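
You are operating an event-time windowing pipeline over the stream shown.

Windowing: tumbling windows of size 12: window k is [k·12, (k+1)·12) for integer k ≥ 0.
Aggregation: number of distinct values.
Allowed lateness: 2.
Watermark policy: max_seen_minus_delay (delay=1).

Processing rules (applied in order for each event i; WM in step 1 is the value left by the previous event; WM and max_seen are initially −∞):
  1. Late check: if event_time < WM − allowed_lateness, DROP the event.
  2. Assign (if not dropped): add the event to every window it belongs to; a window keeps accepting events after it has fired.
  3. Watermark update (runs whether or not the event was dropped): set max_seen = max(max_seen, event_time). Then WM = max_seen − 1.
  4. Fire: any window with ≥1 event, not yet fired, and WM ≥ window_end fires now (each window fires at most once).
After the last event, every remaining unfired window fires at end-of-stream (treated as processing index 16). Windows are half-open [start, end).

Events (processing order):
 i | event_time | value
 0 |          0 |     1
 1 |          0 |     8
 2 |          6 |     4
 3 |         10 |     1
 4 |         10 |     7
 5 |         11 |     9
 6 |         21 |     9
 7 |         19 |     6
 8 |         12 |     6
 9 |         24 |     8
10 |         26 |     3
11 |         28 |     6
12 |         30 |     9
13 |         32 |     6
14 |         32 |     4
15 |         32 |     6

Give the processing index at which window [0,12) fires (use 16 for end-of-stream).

6

i=0 t=0 v=1: → [0,12); WM=-1
i=1 t=0 v=8: → [0,12); WM=-1
i=2 t=6 v=4: → [0,12); WM=5
i=3 t=10 v=1: → [0,12); WM=9
i=4 t=10 v=7: → [0,12); WM=9
i=5 t=11 v=9: → [0,12); WM=10
i=6 t=21 v=9: → [12,24); WM=20; [0,12) fires=5
i=7 t=19 v=6: → [12,24); WM=20
i=8 t=12 v=6: DROP (t<20-2); WM=20
i=9 t=24 v=8: → [24,36); WM=23
i=10 t=26 v=3: → [24,36); WM=25; [12,24) fires=2
i=11 t=28 v=6: → [24,36); WM=27
i=12 t=30 v=9: → [24,36); WM=29
i=13 t=32 v=6: → [24,36); WM=31
i=14 t=32 v=4: → [24,36); WM=31
i=15 t=32 v=6: → [24,36); WM=31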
◇ ◇ ◇ ◇
● **Aim of the task**:
Check each line of the listing above. Copy it if it holds the string "Watermark".

● **Exercise solution**:
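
Watermark policy: max_seen_minus_delay (delay=1).
  3. Watermark update (runs whether or not the event was dropped): set max_seen = max(max_seen, event_time). Then WM = max_seen − 1.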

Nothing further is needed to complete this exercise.